**WHAT YOU ARE ASKED TO DO**
Check every line of the entries for the string "expression" and return the ones that contain it.

**STUDY MATERIAL**
>>

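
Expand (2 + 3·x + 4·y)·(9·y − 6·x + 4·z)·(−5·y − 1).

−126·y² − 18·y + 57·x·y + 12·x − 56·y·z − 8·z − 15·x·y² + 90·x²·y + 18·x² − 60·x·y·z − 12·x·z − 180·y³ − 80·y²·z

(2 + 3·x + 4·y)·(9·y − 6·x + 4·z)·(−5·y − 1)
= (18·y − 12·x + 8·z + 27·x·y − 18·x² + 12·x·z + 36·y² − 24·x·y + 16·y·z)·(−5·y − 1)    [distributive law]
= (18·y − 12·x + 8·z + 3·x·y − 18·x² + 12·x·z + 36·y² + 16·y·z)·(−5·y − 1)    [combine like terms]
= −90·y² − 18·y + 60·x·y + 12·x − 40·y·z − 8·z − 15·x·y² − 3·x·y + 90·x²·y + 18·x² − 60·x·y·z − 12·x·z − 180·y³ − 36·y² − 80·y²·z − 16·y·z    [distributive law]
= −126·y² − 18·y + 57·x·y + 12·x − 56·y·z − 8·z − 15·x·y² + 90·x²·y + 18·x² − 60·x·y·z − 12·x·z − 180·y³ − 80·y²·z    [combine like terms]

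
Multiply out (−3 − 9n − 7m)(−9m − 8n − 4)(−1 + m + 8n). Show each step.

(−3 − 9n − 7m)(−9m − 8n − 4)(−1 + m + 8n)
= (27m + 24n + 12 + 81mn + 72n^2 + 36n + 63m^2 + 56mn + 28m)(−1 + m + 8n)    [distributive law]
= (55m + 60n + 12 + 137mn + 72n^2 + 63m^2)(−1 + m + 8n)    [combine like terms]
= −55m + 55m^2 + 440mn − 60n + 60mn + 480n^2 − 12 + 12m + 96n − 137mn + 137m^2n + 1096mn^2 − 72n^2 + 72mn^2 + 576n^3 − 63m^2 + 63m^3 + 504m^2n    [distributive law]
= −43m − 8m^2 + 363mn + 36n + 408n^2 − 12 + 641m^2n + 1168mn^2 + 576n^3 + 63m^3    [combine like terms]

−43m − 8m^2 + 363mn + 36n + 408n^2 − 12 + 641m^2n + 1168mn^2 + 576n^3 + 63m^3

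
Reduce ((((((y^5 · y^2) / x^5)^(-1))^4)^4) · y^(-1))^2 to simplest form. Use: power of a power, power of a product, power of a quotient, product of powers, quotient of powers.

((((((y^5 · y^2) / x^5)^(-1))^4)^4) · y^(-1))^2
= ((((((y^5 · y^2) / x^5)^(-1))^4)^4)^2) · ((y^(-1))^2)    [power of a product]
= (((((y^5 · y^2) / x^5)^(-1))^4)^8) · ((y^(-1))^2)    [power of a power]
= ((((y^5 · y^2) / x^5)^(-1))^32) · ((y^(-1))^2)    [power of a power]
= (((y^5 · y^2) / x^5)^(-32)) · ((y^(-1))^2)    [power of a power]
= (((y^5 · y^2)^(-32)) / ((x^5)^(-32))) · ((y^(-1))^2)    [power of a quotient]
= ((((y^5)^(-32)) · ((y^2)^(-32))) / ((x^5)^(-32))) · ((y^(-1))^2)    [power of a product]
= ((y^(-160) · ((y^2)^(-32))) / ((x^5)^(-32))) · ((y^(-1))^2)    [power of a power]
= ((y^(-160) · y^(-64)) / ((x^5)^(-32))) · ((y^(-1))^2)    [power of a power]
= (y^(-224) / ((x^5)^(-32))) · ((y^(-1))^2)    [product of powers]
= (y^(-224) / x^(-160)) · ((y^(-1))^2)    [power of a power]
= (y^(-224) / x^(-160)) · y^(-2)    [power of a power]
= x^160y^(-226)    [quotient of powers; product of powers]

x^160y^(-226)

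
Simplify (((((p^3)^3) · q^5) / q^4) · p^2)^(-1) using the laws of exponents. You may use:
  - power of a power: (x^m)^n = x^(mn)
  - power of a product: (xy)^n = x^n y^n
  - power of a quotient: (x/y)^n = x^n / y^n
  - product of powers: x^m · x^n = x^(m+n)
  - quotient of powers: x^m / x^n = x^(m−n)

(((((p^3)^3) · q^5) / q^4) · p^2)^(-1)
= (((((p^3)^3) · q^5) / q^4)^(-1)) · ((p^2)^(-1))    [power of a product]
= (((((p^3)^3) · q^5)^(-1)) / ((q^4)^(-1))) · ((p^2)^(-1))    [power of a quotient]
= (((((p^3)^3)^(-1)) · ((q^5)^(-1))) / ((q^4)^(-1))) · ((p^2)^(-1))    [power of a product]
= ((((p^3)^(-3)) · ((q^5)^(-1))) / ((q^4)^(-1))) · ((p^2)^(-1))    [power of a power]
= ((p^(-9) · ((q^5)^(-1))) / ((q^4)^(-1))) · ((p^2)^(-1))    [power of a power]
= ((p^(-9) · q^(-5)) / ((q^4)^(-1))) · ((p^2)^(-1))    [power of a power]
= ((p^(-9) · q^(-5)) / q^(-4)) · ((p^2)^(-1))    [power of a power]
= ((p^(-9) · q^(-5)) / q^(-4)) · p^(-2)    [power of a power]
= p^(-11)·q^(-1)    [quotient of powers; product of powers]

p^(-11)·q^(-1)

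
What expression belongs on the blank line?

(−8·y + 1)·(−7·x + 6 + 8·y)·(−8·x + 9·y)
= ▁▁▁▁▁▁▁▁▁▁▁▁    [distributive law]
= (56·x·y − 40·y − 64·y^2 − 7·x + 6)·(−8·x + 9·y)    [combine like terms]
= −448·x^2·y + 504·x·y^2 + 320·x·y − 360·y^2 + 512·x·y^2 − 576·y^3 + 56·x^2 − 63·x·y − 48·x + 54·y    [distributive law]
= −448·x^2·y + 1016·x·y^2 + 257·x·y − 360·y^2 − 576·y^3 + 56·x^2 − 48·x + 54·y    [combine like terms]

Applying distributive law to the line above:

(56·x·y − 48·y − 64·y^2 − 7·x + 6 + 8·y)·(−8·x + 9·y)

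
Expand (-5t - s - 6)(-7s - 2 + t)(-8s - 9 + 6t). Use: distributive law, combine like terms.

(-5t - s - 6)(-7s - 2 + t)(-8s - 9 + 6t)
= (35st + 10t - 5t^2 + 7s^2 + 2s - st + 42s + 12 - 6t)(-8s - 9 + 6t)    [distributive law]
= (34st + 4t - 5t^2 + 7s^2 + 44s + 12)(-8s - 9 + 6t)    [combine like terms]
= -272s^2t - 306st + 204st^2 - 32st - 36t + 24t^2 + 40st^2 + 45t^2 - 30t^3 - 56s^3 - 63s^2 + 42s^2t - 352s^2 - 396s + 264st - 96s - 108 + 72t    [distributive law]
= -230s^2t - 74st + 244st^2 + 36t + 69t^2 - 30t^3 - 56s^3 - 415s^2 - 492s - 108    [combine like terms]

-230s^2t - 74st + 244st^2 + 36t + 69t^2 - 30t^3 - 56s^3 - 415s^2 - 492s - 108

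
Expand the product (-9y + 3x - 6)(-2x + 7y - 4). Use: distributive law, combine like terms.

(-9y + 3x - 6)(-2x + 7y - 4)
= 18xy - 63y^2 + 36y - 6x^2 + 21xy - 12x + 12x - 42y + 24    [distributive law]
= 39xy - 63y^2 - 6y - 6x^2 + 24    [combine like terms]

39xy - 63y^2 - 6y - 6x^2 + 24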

<<
>>

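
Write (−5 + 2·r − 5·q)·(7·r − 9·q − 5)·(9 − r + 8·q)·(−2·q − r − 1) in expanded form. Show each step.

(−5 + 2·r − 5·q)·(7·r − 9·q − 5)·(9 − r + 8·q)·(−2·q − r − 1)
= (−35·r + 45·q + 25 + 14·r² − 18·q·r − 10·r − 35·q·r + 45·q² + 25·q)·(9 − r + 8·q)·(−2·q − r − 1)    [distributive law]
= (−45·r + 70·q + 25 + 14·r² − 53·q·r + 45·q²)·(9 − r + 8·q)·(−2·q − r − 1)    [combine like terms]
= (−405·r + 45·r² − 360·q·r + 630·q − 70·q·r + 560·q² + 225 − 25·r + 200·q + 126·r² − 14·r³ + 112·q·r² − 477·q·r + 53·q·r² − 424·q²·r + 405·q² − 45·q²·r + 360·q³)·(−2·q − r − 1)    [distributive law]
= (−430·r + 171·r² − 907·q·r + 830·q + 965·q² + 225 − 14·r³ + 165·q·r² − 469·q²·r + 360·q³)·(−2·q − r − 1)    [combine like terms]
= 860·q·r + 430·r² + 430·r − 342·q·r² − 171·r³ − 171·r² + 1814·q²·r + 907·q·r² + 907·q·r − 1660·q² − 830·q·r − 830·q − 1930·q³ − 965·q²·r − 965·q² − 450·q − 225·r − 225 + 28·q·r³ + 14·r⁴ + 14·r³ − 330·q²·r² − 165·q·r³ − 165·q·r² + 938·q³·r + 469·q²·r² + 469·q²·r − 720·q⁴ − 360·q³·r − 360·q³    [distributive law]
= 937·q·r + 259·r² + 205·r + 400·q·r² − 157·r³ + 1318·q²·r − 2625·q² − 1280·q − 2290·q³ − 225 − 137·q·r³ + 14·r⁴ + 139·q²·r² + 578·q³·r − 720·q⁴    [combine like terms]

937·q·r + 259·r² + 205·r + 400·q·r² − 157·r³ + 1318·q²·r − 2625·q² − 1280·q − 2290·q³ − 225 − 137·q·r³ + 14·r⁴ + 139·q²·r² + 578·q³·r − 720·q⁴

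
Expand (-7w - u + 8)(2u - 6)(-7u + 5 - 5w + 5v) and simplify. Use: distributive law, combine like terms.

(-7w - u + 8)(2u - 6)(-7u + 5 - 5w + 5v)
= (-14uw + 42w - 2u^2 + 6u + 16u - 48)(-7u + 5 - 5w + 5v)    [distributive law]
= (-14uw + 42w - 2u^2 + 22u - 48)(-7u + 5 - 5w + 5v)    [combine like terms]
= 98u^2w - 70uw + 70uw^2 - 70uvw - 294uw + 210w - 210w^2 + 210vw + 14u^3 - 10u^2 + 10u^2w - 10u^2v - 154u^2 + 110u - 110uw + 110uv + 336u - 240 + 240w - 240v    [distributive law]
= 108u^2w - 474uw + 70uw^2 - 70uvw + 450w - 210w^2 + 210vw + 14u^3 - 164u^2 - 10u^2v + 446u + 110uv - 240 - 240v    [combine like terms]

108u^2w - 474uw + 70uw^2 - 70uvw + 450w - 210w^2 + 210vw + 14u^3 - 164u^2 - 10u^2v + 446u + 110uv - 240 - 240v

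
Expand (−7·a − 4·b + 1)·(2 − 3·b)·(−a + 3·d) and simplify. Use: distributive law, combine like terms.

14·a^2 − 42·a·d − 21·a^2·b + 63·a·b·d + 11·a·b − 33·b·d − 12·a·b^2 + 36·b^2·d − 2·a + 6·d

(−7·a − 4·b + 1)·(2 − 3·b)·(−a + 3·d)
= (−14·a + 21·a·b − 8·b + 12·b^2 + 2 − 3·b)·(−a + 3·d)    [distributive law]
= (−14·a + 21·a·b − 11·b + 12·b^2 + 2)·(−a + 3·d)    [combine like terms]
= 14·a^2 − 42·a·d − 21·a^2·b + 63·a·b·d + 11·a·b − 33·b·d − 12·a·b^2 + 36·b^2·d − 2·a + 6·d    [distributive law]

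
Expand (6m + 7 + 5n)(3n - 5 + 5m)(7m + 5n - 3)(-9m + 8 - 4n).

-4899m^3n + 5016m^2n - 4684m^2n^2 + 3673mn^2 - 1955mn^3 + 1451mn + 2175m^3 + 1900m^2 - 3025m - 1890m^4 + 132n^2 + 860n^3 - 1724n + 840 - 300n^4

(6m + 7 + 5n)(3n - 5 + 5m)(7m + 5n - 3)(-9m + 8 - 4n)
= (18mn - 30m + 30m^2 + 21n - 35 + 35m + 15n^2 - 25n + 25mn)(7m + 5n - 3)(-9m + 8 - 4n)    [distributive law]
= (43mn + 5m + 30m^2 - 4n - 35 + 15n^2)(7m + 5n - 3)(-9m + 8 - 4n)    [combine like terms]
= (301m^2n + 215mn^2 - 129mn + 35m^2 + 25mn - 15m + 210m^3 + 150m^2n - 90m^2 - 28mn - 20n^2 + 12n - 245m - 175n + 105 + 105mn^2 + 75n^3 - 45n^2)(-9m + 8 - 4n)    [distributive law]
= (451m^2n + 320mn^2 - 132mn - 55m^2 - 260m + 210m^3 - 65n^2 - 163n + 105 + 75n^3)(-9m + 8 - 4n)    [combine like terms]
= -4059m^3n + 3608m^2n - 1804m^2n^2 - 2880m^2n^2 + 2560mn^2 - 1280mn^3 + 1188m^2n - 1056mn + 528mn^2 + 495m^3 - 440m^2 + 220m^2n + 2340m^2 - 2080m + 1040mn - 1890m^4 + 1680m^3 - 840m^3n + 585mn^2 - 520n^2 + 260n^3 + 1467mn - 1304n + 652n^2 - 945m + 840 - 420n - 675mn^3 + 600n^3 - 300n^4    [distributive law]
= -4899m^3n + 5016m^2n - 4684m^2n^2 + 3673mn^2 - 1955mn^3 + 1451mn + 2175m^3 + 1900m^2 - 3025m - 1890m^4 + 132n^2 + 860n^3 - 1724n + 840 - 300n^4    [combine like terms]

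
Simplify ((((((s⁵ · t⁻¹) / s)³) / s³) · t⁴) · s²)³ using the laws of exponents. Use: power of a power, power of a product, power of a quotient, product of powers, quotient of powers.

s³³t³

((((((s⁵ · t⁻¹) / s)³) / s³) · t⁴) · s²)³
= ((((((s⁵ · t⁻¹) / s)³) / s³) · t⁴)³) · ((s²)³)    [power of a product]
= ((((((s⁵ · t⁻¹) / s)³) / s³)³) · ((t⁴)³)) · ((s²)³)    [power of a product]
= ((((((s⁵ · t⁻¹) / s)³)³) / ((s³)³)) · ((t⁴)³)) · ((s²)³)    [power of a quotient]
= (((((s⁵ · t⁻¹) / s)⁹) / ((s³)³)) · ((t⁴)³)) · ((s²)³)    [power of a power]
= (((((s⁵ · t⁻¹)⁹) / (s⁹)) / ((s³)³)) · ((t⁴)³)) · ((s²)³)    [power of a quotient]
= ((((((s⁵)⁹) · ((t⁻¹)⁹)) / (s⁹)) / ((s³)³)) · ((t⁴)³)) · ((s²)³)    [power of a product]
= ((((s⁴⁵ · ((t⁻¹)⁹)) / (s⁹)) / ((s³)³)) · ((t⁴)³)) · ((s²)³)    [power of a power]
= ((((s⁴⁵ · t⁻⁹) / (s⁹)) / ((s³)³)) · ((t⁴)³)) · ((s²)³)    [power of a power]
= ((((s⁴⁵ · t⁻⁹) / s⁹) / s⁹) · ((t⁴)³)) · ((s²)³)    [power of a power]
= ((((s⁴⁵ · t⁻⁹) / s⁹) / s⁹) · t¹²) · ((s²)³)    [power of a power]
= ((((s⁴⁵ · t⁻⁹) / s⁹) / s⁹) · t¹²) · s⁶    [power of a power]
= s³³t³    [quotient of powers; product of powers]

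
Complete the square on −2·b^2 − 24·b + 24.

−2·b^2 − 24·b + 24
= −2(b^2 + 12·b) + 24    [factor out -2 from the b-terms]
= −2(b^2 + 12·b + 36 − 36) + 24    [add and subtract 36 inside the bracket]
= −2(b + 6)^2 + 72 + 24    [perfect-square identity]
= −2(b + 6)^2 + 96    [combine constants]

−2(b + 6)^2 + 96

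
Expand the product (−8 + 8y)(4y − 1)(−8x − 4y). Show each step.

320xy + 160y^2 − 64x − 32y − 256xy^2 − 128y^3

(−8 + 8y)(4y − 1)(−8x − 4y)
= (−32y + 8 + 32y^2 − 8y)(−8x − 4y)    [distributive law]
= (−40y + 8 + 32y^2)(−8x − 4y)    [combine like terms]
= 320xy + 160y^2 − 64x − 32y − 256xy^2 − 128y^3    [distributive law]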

<<
>>

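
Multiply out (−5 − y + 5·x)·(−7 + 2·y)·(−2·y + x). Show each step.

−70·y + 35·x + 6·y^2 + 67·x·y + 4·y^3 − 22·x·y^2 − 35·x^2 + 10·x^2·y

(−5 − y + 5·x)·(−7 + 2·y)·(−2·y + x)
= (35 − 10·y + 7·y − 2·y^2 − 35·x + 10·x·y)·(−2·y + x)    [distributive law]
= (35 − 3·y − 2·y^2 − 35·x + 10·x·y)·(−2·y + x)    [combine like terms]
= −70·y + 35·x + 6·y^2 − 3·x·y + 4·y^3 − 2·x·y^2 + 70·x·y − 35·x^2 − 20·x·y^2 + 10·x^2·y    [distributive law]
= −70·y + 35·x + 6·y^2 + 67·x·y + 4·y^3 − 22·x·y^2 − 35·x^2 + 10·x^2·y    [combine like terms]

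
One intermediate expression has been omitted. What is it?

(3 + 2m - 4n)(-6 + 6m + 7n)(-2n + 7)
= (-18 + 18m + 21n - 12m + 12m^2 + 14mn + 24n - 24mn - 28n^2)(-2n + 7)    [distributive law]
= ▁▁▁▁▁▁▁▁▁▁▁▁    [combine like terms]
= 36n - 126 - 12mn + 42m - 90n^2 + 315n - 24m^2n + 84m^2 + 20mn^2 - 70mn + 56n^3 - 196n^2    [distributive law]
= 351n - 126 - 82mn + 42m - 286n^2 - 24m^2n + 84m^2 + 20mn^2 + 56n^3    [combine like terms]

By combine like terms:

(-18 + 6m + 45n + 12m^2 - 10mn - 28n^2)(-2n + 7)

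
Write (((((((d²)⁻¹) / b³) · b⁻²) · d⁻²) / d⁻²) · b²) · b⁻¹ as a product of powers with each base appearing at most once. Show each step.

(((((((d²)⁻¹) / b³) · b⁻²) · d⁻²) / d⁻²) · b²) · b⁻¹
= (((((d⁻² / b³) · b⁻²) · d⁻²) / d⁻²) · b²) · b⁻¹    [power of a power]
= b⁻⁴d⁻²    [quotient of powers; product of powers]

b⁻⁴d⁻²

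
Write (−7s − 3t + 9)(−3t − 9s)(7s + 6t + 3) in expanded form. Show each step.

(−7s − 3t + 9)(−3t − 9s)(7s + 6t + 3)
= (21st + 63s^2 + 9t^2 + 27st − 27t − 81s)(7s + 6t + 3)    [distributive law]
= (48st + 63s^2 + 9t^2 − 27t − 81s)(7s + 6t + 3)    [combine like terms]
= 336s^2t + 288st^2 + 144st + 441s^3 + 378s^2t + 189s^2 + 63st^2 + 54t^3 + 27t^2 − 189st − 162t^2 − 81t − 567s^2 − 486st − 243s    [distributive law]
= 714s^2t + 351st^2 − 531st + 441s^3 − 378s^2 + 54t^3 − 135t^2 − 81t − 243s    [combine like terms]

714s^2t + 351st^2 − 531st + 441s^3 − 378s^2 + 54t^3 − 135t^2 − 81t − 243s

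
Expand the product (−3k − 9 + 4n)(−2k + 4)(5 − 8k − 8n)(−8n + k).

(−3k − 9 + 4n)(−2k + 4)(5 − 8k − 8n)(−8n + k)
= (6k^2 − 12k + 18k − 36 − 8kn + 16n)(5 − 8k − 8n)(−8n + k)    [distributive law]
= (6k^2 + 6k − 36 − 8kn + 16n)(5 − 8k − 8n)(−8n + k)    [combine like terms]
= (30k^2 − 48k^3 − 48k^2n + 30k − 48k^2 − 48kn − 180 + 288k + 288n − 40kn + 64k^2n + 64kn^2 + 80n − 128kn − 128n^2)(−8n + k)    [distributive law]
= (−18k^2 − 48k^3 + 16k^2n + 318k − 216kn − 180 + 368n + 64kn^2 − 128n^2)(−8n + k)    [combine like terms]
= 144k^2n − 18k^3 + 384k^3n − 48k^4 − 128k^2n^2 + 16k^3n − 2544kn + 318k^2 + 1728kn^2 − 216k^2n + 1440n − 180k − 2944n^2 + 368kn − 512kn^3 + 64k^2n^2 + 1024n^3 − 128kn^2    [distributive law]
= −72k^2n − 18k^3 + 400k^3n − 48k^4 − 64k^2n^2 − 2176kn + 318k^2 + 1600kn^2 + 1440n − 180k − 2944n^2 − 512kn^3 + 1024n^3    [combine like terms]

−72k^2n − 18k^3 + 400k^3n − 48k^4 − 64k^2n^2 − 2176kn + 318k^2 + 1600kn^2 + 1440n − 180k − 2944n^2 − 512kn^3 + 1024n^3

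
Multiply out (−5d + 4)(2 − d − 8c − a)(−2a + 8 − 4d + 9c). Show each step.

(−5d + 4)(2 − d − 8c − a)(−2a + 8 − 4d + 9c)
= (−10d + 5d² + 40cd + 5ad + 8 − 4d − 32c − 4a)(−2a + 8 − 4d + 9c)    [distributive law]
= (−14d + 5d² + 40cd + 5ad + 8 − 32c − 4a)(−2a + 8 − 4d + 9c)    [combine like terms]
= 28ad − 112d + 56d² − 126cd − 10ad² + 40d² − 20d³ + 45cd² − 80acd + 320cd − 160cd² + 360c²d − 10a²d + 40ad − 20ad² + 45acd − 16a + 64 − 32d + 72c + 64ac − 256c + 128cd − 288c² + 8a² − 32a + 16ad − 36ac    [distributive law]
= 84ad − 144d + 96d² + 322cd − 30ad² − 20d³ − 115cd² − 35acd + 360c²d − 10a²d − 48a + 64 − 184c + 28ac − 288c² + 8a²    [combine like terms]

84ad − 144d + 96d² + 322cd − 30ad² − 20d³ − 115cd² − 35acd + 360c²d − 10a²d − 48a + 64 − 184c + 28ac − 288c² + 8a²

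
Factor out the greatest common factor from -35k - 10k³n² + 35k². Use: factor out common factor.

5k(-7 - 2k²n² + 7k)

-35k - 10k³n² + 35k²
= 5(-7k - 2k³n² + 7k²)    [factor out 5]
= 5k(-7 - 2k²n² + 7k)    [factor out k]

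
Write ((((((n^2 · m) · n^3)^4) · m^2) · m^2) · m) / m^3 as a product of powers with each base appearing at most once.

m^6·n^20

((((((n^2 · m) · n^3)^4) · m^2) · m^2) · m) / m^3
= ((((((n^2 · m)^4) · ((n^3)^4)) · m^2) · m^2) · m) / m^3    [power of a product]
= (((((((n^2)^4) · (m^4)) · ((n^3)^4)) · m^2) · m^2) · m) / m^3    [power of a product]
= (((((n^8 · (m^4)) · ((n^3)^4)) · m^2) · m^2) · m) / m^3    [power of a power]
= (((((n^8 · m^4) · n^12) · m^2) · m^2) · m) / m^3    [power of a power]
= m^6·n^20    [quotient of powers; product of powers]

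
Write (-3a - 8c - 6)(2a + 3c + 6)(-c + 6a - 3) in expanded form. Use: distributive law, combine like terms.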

<<

**YOUR SOLUTION**
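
What expression belongs on the blank line?
One intermediate expression has been omitted. What is it?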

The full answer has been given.